Records from a collection
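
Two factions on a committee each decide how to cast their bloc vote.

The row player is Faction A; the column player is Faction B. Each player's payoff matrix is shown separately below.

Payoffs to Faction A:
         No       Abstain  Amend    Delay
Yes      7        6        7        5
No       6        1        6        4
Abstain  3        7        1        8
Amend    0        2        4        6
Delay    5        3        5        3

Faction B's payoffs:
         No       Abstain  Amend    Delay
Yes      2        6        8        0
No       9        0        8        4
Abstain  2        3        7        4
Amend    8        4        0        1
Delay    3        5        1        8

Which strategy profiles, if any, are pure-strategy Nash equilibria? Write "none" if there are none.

The unique pure-strategy Nash equilibrium is (Yes, Amend).

Mark each player's best response to every combination of opponents' strategies; a profile where every player is best-responding is a pure Nash equilibrium.
Faction A against No: payoffs 7, 6, 3, 0, 5 → best response Yes.
Faction A against Abstain: payoffs 6, 1, 7, 2, 3 → best response Abstain.
Faction A against Amend: payoffs 7, 6, 1, 4, 5 → best response Yes.
Faction A against Delay: payoffs 5, 4, 8, 6, 3 → best response Abstain.
Faction B against Yes: payoffs 2, 6, 8, 0 → best response Amend.
Faction B against No: payoffs 9, 0, 8, 4 → best response No.
Faction B against Abstain: payoffs 2, 3, 7, 4 → best response Amend.
Faction B against Amend: payoffs 8, 4, 0, 1 → best response No.
Faction B against Delay: payoffs 3, 5, 1, 8 → best response Delay.
Mutual best responses: (Yes, Amend).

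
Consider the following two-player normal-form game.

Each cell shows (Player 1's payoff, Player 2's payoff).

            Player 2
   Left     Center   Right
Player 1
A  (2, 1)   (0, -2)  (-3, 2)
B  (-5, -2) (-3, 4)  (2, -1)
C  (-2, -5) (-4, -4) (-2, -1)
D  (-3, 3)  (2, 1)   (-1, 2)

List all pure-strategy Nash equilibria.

Player 1 against Left: payoffs 2, -5, -2, -3 → best response A.
Player 1 against Center: payoffs 0, -3, -4, 2 → best response D.
Player 1 against Right: payoffs -3, 2, -2, -1 → best response B.
Player 2 against A: payoffs 1, -2, 2 → best response Right.
Player 2 against B: payoffs -2, 4, -1 → best response Center.
Player 2 against C: payoffs -5, -4, -1 → best response Right.
Player 2 against D: payoffs 3, 1, 2 → best response Left.
No profile is a mutual best response for all players.

There is no pure-strategy Nash equilibrium.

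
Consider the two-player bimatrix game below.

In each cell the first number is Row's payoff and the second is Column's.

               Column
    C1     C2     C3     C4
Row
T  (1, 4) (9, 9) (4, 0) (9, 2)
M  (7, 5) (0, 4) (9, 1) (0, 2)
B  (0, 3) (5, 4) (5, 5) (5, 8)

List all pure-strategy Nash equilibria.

Pure-strategy Nash equilibria: (T, C2); (M, C1)

Row against C1: payoffs 1, 7, 0 → best response M.
Row against C2: payoffs 9, 0, 5 → best response T.
Row against C3: payoffs 4, 9, 5 → best response M.
Row against C4: payoffs 9, 0, 5 → best response T.
Column against T: payoffs 4, 9, 0, 2 → best response C2.
Column against M: payoffs 5, 4, 1, 2 → best response C1.
Column against B: payoffs 3, 4, 5, 8 → best response C4.
Mutual best responses: (T, C2); (M, C1).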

Activity:
Write out every line of the data again, exactly as it reads.

Problem solution:
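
Two factions on a committee each decide how to cast their bloc vote.

The row player is Faction A; the column player is Faction B. Each player's payoff matrix is shown separately below.

Payoffs to Faction A:
         No       Abstain  Amend    Delay
Yes      7        6        7        5
No       6        1        6        4
Abstain  3        7        1        8
Amend    0        2        4        6
Delay    5        3        5        3

Faction B's payoffs:
         No       Abstain  Amend    Delay
Yes      2        6        8        0
No       9        0        8        4
Abstain  2        3        7        4
Amend    8        4        0        1
Delay    3        5        1        8

Which strategy profiles, if any, are pure-strategy Nash equilibria? Write "none" if there are none.

The unique pure-strategy Nash equilibrium is (Yes, Amend).

Mark each player's best response to every combination of opponents' strategies; a profile where every player is best-responding is a pure Nash equilibrium.
Faction A against No: payoffs 7, 6, 3, 0, 5 → best response Yes.
Faction A against Abstain: payoffs 6, 1, 7, 2, 3 → best response Abstain.
Faction A against Amend: payoffs 7, 6, 1, 4, 5 → best response Yes.
Faction A against Delay: payoffs 5, 4, 8, 6, 3 → best response Abstain.
Faction B against Yes: payoffs 2, 6, 8, 0 → best response Amend.
Faction B against No: payoffs 9, 0, 8, 4 → best response No.
Faction B against Abstain: payoffs 2, 3, 7, 4 → best response Amend.
Faction B against Amend: payoffs 8, 4, 0, 1 → best response No.
Faction B against Delay: payoffs 3, 5, 1, 8 → best response Delay.
Mutual best responses: (Yes, Amend).

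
Consider the following two-player normal-form game.

Each cell shows (Player 1's payoff, Player 2's payoff).

            Player 2
   Left     Center   Right
Player 1
A  (2, 1)   (0, -2)  (-3, 2)
B  (-5, -2) (-3, 4)  (2, -1)
C  (-2, -5) (-4, -4) (-2, -1)
D  (-3, 3)  (2, 1)   (-1, 2)

List all pure-strategy Nash equilibria.

Player 1 against Left: payoffs 2, -5, -2, -3 → best response A.
Player 1 against Center: payoffs 0, -3, -4, 2 → best response D.
Player 1 against Right: payoffs -3, 2, -2, -1 → best response B.
Player 2 against A: payoffs 1, -2, 2 → best response Right.
Player 2 against B: payoffs -2, 4, -1 → best response Center.
Player 2 against C: payoffs -5, -4, -1 → best response Right.
Player 2 against D: payoffs 3, 1, 2 → best response Left.
No profile is a mutual best response for all players.

There is no pure-strategy Nash equilibrium.

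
Consider the two-player bimatrix game below.

In each cell the first number is Row's payoff and the second is Column's.

               Column
    C1     C2     C3     C4
Row
T  (1, 4) (9, 9) (4, 0) (9, 2)
M  (7, 5) (0, 4) (9, 1) (0, 2)
B  (0, 3) (5, 4) (5, 5) (5, 8)

List all pure-strategy Nash equilibria.

Pure-strategy Nash equilibria: (T, C2); (M, C1)

Row against C1: payoffs 1, 7, 0 → best response M.
Row against C2: payoffs 9, 0, 5 → best response T.
Row against C3: payoffs 4, 9, 5 → best response M.
Row against C4: payoffs 9, 0, 5 → best response T.
Column against T: payoffs 4, 9, 0, 2 → best response C2.
Column against M: payoffs 5, 4, 1, 2 → best response C1.
Column against B: payoffs 3, 4, 5, 8 → best response C4.
Mutual best responses: (T, C2); (M, C1).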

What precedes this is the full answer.